(Exercise requirements): Copy the data exactly, keeping every line intact.

(Records from a data source):
○ ○ ○ ○ ○ ○ ○
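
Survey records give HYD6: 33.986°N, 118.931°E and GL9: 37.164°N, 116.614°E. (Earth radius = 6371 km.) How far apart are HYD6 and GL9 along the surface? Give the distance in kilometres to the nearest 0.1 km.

Δφ = 3.1780°,  Δλ = -2.3170°
a = sin²(Δφ/2) + cos φ₁ cos φ₂ sin²(Δλ/2) = 0.001039
c = 2·arcsin(√a) = 0.064480 rad = 3.6944°
d = R·c = 6371 × 0.064480 = 410.8 km

410.8 km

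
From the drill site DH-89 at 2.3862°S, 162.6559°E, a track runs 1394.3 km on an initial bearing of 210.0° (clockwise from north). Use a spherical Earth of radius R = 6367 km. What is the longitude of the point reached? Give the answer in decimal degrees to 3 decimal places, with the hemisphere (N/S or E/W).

δ = d/R = 1394.3/6367 = 0.218989 rad
φ₂ = arcsin(sin φ₁ cos δ + cos φ₁ sin δ cos θ)
   = arcsin(-0.04164·0.97612 + 0.99913·0.21724·-0.86603) = -13.21554°
λ₂ = λ₁ + atan2(sin θ sin δ cos φ₁, cos δ − sin φ₁ sin φ₂) = 156.24972°

156.250°E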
○ ○ ○ ○ ○ ○ ○
(Answer section):
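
Survey records give HYD6: 33.986°N, 118.931°E and GL9: 37.164°N, 116.614°E. (Earth radius = 6371 km.) How far apart are HYD6 and GL9 along the surface? Give the distance in kilometres to the nearest 0.1 km.

Δφ = 3.1780°,  Δλ = -2.3170°
a = sin²(Δφ/2) + cos φ₁ cos φ₂ sin²(Δλ/2) = 0.001039
c = 2·arcsin(√a) = 0.064480 rad = 3.6944°
d = R·c = 6371 × 0.064480 = 410.8 km

410.8 km

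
From the drill site DH-89 at 2.3862°S, 162.6559°E, a track runs 1394.3 km on an initial bearing of 210.0° (clockwise from north). Use a spherical Earth of radius R = 6367 km. What is the longitude of the point reached? Give the answer in decimal degrees to 3 decimal places, with the hemisphere (N/S or E/W).

δ = d/R = 1394.3/6367 = 0.218989 rad
φ₂ = arcsin(sin φ₁ cos δ + cos φ₁ sin δ cos θ)
   = arcsin(-0.04164·0.97612 + 0.99913·0.21724·-0.86603) = -13.21554°
λ₂ = λ₁ + atan2(sin θ sin δ cos φ₁, cos δ − sin φ₁ sin φ₂) = 156.24972°

156.250°E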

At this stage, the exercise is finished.